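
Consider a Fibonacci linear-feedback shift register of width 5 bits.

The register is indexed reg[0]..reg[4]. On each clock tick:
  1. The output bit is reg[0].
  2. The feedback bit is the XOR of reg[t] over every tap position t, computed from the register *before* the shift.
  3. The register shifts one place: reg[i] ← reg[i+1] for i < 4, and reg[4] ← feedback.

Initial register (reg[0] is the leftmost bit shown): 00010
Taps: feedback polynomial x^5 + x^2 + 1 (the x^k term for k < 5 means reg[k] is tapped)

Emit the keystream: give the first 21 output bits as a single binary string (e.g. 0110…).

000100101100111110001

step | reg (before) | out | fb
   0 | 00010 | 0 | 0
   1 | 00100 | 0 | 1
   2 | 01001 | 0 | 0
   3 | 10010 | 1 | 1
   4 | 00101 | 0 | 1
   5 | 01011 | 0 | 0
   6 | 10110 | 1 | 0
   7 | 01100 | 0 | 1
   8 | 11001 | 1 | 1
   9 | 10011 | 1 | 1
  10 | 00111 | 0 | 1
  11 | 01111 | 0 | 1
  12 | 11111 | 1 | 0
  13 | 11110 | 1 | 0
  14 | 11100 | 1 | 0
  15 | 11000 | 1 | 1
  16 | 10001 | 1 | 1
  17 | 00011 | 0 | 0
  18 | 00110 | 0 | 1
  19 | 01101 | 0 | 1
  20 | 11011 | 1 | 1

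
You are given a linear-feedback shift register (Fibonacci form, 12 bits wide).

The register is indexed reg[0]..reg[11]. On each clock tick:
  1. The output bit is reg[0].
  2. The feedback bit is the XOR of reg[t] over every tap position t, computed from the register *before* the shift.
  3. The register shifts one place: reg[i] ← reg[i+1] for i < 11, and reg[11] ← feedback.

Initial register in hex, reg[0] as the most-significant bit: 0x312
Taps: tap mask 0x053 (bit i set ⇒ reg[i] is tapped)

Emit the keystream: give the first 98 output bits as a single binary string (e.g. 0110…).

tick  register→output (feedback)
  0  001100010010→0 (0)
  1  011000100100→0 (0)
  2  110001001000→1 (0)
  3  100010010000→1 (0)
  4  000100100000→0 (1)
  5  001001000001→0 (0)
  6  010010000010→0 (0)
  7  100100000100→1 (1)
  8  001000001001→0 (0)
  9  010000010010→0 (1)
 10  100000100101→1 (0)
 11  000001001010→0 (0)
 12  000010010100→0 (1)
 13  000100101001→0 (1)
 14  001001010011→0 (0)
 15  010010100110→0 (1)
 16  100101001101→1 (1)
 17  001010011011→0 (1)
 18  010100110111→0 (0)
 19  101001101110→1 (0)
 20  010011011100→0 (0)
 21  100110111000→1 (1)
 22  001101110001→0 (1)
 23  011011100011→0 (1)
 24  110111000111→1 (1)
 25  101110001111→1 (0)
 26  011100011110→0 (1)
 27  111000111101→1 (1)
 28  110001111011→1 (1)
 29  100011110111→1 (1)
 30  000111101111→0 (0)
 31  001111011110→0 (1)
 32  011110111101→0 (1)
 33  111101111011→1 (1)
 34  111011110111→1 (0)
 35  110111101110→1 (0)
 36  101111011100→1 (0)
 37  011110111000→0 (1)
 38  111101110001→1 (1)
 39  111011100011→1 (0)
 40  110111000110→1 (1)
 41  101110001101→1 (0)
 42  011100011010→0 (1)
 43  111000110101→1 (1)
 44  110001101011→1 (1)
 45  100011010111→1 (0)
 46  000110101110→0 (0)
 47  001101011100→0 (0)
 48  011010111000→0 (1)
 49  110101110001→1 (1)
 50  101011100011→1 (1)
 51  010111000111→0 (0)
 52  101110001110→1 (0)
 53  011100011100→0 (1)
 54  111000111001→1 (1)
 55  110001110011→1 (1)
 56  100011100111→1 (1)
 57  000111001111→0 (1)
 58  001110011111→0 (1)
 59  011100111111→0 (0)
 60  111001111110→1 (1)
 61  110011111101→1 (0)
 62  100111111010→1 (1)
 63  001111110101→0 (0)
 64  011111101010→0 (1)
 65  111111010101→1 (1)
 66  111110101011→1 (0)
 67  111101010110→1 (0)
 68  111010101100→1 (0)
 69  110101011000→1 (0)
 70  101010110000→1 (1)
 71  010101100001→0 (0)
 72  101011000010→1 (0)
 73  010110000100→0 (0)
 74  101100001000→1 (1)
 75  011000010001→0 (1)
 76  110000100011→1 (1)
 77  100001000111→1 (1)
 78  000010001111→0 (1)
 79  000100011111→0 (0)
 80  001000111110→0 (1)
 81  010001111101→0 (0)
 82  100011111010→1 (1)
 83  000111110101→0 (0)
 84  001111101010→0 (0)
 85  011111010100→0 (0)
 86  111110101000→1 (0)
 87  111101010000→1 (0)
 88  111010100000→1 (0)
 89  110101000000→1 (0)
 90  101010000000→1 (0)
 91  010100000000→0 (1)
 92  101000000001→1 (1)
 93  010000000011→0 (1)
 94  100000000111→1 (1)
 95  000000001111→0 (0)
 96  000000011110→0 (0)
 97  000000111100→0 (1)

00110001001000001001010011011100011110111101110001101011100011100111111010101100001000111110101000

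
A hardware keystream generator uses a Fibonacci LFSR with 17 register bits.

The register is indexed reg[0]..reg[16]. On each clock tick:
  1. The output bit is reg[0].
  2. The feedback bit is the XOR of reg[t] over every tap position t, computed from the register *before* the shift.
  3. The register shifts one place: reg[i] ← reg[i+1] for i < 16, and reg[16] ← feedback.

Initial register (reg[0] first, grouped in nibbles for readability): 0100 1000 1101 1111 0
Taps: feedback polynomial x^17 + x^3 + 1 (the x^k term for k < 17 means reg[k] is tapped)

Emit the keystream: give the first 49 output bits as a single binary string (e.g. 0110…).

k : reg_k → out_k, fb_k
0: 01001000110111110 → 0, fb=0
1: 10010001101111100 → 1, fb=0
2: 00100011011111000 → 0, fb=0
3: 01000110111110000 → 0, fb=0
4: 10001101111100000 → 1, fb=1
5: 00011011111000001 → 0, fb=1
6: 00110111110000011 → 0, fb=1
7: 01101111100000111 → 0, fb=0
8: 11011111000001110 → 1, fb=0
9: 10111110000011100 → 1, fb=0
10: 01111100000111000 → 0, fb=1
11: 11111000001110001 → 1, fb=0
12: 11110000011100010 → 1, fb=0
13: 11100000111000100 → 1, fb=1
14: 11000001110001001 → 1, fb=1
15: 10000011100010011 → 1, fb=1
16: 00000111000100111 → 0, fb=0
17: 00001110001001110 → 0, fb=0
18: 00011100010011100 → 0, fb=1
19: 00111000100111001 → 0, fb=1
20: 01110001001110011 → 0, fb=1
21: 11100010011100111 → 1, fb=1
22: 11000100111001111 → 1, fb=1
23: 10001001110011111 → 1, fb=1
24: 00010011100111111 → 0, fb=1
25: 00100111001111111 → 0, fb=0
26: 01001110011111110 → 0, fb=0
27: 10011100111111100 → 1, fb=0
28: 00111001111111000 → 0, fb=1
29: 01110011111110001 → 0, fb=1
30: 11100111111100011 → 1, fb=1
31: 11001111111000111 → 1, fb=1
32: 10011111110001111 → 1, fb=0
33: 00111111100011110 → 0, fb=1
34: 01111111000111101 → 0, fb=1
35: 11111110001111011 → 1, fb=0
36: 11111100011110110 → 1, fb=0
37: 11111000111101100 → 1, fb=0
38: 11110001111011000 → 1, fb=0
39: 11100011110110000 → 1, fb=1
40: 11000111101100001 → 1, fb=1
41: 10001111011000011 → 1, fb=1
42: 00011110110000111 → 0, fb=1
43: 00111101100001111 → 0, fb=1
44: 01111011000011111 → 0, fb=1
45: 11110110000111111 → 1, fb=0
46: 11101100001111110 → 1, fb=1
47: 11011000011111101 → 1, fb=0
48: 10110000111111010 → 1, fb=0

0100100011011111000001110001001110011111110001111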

◇ ◇ ◇ ◇ ◇ ◇ ◇

(YOUR ASSIGNMENT) Find the number of lines in the data above that contain "tapped". Please give that number alone.

(FINAL ANSWER) 3